_Data to process_
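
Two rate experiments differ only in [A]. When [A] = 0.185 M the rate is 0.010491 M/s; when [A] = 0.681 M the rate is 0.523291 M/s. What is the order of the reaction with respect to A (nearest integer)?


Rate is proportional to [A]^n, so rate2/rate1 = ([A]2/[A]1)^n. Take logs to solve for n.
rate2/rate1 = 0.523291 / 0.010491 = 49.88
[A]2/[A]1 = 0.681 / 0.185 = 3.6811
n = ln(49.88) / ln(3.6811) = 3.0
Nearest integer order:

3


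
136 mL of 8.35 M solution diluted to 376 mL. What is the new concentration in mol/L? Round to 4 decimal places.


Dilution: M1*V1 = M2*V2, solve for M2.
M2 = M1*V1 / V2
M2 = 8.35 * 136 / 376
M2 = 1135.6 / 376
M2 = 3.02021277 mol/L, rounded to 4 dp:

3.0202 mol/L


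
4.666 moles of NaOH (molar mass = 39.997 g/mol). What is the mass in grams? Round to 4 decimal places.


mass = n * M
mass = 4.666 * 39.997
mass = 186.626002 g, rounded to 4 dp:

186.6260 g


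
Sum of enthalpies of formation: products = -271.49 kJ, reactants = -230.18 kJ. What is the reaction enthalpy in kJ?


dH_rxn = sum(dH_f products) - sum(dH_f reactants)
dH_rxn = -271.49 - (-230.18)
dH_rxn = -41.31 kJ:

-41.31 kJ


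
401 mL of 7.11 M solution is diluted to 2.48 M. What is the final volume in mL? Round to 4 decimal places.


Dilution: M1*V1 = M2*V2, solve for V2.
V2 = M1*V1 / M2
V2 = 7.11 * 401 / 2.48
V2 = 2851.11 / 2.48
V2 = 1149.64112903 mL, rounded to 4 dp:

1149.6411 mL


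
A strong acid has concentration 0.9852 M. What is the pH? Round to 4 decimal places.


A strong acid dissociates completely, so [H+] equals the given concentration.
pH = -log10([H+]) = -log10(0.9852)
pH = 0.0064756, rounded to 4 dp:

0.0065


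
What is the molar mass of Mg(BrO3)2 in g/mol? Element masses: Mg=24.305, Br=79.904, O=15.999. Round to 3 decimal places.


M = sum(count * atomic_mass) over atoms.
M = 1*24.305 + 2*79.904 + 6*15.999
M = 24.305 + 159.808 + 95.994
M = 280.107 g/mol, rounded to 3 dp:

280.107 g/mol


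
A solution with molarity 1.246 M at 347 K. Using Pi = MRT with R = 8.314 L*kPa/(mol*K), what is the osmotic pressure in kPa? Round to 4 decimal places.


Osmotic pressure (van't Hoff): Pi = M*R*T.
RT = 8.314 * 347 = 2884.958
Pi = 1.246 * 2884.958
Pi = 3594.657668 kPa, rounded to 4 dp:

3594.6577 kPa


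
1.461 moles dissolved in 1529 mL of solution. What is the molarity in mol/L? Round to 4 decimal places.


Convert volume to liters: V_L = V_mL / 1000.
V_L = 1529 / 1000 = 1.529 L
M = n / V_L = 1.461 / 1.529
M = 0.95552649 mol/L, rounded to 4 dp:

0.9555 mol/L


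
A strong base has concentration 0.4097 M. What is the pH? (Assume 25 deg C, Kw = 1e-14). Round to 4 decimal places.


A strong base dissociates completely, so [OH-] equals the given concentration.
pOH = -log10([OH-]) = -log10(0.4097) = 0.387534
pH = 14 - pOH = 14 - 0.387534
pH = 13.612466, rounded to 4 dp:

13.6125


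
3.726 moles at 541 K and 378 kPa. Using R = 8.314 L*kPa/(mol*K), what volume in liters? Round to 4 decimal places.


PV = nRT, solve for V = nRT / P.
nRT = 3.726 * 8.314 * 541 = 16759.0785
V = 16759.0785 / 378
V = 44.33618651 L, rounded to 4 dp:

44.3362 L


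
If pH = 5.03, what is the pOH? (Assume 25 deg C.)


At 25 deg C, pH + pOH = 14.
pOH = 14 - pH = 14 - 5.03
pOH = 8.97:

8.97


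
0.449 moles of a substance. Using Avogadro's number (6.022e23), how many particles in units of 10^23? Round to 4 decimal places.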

_Activity_
Output the records once more, exactly as they stand.

_Answer box_
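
Two rate experiments differ only in [A]. When [A] = 0.185 M the rate is 0.010491 M/s; when [A] = 0.681 M the rate is 0.523291 M/s. What is the order of the reaction with respect to A (nearest integer)?


Rate is proportional to [A]^n, so rate2/rate1 = ([A]2/[A]1)^n. Take logs to solve for n.
rate2/rate1 = 0.523291 / 0.010491 = 49.88
[A]2/[A]1 = 0.681 / 0.185 = 3.6811
n = ln(49.88) / ln(3.6811) = 3.0
Nearest integer order:

3


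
136 mL of 8.35 M solution diluted to 376 mL. What is the new concentration in mol/L? Round to 4 decimal places.


Dilution: M1*V1 = M2*V2, solve for M2.
M2 = M1*V1 / V2
M2 = 8.35 * 136 / 376
M2 = 1135.6 / 376
M2 = 3.02021277 mol/L, rounded to 4 dp:

3.0202 mol/L


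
4.666 moles of NaOH (molar mass = 39.997 g/mol). What is the mass in grams? Round to 4 decimal places.


mass = n * M
mass = 4.666 * 39.997
mass = 186.626002 g, rounded to 4 dp:

186.6260 g


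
Sum of enthalpies of formation: products = -271.49 kJ, reactants = -230.18 kJ. What is the reaction enthalpy in kJ?


dH_rxn = sum(dH_f products) - sum(dH_f reactants)
dH_rxn = -271.49 - (-230.18)
dH_rxn = -41.31 kJ:

-41.31 kJ


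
401 mL of 7.11 M solution is diluted to 2.48 M. What is the final volume in mL? Round to 4 decimal places.


Dilution: M1*V1 = M2*V2, solve for V2.
V2 = M1*V1 / M2
V2 = 7.11 * 401 / 2.48
V2 = 2851.11 / 2.48
V2 = 1149.64112903 mL, rounded to 4 dp:

1149.6411 mL


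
A strong acid has concentration 0.9852 M. What is the pH? Round to 4 decimal places.


A strong acid dissociates completely, so [H+] equals the given concentration.
pH = -log10([H+]) = -log10(0.9852)
pH = 0.0064756, rounded to 4 dp:

0.0065


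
What is the molar mass of Mg(BrO3)2 in g/mol? Element masses: Mg=24.305, Br=79.904, O=15.999. Round to 3 decimal places.


M = sum(count * atomic_mass) over atoms.
M = 1*24.305 + 2*79.904 + 6*15.999
M = 24.305 + 159.808 + 95.994
M = 280.107 g/mol, rounded to 3 dp:

280.107 g/mol


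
A solution with molarity 1.246 M at 347 K. Using Pi = MRT with R = 8.314 L*kPa/(mol*K), what is the osmotic pressure in kPa? Round to 4 decimal places.


Osmotic pressure (van't Hoff): Pi = M*R*T.
RT = 8.314 * 347 = 2884.958
Pi = 1.246 * 2884.958
Pi = 3594.657668 kPa, rounded to 4 dp:

3594.6577 kPa


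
1.461 moles dissolved in 1529 mL of solution. What is the molarity in mol/L? Round to 4 decimal places.


Convert volume to liters: V_L = V_mL / 1000.
V_L = 1529 / 1000 = 1.529 L
M = n / V_L = 1.461 / 1.529
M = 0.95552649 mol/L, rounded to 4 dp:

0.9555 mol/L


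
A strong base has concentration 0.4097 M. What is the pH? (Assume 25 deg C, Kw = 1e-14). Round to 4 decimal places.


A strong base dissociates completely, so [OH-] equals the given concentration.
pOH = -log10([OH-]) = -log10(0.4097) = 0.387534
pH = 14 - pOH = 14 - 0.387534
pH = 13.612466, rounded to 4 dp:

13.6125


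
3.726 moles at 541 K and 378 kPa. Using R = 8.314 L*kPa/(mol*K), what volume in liters? Round to 4 decimal places.


PV = nRT, solve for V = nRT / P.
nRT = 3.726 * 8.314 * 541 = 16759.0785
V = 16759.0785 / 378
V = 44.33618651 L, rounded to 4 dp:

44.3362 L


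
If pH = 5.03, what is the pOH? (Assume 25 deg C.)


At 25 deg C, pH + pOH = 14.
pOH = 14 - pH = 14 - 5.03
pOH = 8.97:

8.97


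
0.449 moles of a substance. Using Avogadro's number (6.022e23), how many particles in units of 10^23? Round to 4 decimal places.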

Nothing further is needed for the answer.